Copy every record below exactly as it appears.

══ Supplied entries

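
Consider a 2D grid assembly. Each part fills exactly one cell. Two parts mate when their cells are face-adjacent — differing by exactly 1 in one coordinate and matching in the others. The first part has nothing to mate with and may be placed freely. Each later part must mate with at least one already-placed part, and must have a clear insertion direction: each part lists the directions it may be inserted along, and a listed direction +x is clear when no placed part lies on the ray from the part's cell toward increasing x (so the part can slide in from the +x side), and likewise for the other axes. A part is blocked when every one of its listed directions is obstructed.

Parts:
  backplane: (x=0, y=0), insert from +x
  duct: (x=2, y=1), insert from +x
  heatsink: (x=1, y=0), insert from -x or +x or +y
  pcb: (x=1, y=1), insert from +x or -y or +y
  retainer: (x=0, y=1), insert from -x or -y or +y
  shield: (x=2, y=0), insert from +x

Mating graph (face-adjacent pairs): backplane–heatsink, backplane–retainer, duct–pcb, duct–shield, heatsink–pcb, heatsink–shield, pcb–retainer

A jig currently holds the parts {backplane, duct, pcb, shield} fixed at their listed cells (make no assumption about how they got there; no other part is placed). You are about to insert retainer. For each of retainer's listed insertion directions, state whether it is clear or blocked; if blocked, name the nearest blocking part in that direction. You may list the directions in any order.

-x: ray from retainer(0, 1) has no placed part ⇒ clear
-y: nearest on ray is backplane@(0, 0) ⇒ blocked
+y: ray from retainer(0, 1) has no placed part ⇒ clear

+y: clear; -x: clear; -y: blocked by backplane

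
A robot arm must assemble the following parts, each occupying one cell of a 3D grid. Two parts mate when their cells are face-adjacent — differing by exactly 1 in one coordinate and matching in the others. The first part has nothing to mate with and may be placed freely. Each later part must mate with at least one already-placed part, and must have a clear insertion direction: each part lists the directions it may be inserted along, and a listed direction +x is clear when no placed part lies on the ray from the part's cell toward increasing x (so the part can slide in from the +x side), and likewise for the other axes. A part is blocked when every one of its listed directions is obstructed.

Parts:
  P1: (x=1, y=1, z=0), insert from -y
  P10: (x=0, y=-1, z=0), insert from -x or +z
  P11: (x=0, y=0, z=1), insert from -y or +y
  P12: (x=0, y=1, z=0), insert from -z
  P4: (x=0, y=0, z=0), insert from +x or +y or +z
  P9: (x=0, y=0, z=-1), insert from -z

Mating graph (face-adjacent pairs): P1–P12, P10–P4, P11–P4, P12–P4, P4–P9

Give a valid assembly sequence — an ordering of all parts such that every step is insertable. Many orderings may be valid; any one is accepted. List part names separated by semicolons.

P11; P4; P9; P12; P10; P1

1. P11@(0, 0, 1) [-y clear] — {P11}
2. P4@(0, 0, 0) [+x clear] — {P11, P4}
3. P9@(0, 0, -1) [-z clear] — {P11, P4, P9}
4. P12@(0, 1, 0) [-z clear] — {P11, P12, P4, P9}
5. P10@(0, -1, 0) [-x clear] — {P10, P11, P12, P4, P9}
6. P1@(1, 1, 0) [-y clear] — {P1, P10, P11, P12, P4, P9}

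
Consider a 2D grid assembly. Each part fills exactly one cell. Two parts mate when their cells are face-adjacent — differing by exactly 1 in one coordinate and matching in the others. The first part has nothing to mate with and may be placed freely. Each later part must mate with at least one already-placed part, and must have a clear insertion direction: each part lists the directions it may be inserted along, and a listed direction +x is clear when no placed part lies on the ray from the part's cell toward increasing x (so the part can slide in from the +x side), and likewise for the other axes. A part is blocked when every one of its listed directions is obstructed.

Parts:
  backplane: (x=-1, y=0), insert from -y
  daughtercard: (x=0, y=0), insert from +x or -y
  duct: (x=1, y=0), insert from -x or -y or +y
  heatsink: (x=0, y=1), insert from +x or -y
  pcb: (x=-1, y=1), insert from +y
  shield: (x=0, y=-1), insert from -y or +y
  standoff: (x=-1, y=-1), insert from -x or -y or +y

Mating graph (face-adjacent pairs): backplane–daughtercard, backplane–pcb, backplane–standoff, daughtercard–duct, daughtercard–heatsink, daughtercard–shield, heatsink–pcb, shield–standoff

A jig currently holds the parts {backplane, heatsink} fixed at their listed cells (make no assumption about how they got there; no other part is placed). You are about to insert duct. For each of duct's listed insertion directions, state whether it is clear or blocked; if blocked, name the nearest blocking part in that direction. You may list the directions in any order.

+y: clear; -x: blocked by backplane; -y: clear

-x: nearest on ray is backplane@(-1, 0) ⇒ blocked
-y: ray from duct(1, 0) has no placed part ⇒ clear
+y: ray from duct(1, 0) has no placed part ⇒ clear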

════

### Response to this exercise
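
Consider a 2D grid assembly. Each part fills exactly one cell. Two parts mate when their cells are face-adjacent — differing by exactly 1 in one coordinate and matching in the others. The first part has nothing to mate with and may be placed freely. Each later part must mate with at least one already-placed part, and must have a clear insertion direction: each part lists the directions it may be inserted along, and a listed direction +x is clear when no placed part lies on the ray from the part's cell toward increasing x (so the part can slide in from the +x side), and likewise for the other axes. A part is blocked when every one of its listed directions is obstructed.

Parts:
  backplane: (x=0, y=0), insert from +x
  duct: (x=2, y=1), insert from +x
  heatsink: (x=1, y=0), insert from -x or +x or +y
  pcb: (x=1, y=1), insert from +x or -y or +y
  retainer: (x=0, y=1), insert from -x or -y or +y
  shield: (x=2, y=0), insert from +x

Mating graph (face-adjacent pairs): backplane–heatsink, backplane–retainer, duct–pcb, duct–shield, heatsink–pcb, heatsink–shield, pcb–retainer

A jig currently holds the parts {backplane, duct, pcb, shield} fixed at their listed cells (make no assumption about how they got there; no other part is placed). You are about to insert retainer. For each of retainer's listed insertion directions, state whether it is clear or blocked; if blocked, name the nearest blocking part in that direction. You may list the directions in any order.

-x: ray from retainer(0, 1) has no placed part ⇒ clear
-y: nearest on ray is backplane@(0, 0) ⇒ blocked
+y: ray from retainer(0, 1) has no placed part ⇒ clear

+y: clear; -x: clear; -y: blocked by backplane

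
A robot arm must assemble the following parts, each occupying one cell of a 3D grid. Two parts mate when their cells are face-adjacent — differing by exactly 1 in one coordinate and matching in the others. The first part has nothing to mate with and may be placed freely. Each later part must mate with at least one already-placed part, and must have a clear insertion direction: each part lists the directions it may be inserted along, and a listed direction +x is clear when no placed part lies on the ray from the part's cell toward increasing x (so the part can slide in from the +x side), and likewise for the other axes. A part is blocked when every one of its listed directions is obstructed.

Parts:
  P1: (x=1, y=1, z=0), insert from -y
  P10: (x=0, y=-1, z=0), insert from -x or +z
  P11: (x=0, y=0, z=1), insert from -y or +y
  P12: (x=0, y=1, z=0), insert from -z
  P4: (x=0, y=0, z=0), insert from +x or +y or +z
  P9: (x=0, y=0, z=-1), insert from -z

Mating graph (face-adjacent pairs): P1–P12, P10–P4, P11–P4, P12–P4, P4–P9

Give a valid assembly sequence — an ordering of all parts such that every step is insertable. Many orderings may be valid; any one is accepted. List part names separated by semicolons.

P11; P4; P9; P12; P10; P1

1. P11@(0, 0, 1) [-y clear] — {P11}
2. P4@(0, 0, 0) [+x clear] — {P11, P4}
3. P9@(0, 0, -1) [-z clear] — {P11, P4, P9}
4. P12@(0, 1, 0) [-z clear] — {P11, P12, P4, P9}
5. P10@(0, -1, 0) [-x clear] — {P10, P11, P12, P4, P9}
6. P1@(1, 1, 0) [-y clear] — {P1, P10, P11, P12, P4, P9}

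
Consider a 2D grid assembly. Each part fills exactly one cell. Two parts mate when their cells are face-adjacent — differing by exactly 1 in one coordinate and matching in the others. The first part has nothing to mate with and may be placed freely. Each later part must mate with at least one already-placed part, and must have a clear insertion direction: each part lists the directions it may be inserted along, and a listed direction +x is clear when no placed part lies on the ray from the part's cell toward increasing x (so the part can slide in from the +x side), and likewise for the other axes. A part is blocked when every one of its listed directions is obstructed.

Parts:
  backplane: (x=-1, y=0), insert from -y
  daughtercard: (x=0, y=0), insert from +x or -y
  duct: (x=1, y=0), insert from -x or -y or +y
  heatsink: (x=0, y=1), insert from +x or -y
  pcb: (x=-1, y=1), insert from +y
  shield: (x=0, y=-1), insert from -y or +y
  standoff: (x=-1, y=-1), insert from -x or -y or +y

Mating graph (face-adjacent pairs): backplane–daughtercard, backplane–pcb, backplane–standoff, daughtercard–duct, daughtercard–heatsink, daughtercard–shield, heatsink–pcb, shield–standoff

A jig currently holds the parts {backplane, heatsink} fixed at their listed cells (make no assumption about how they got there; no other part is placed). You are about to insert duct. For each of duct's listed insertion directions, state whether it is clear or blocked; if blocked, name the nearest blocking part in that direction. You may list the directions in any order.

+y: clear; -x: blocked by backplane; -y: clear

-x: nearest on ray is backplane@(-1, 0) ⇒ blocked
-y: ray from duct(1, 0) has no placed part ⇒ clear
+y: ray from duct(1, 0) has no placed part ⇒ clear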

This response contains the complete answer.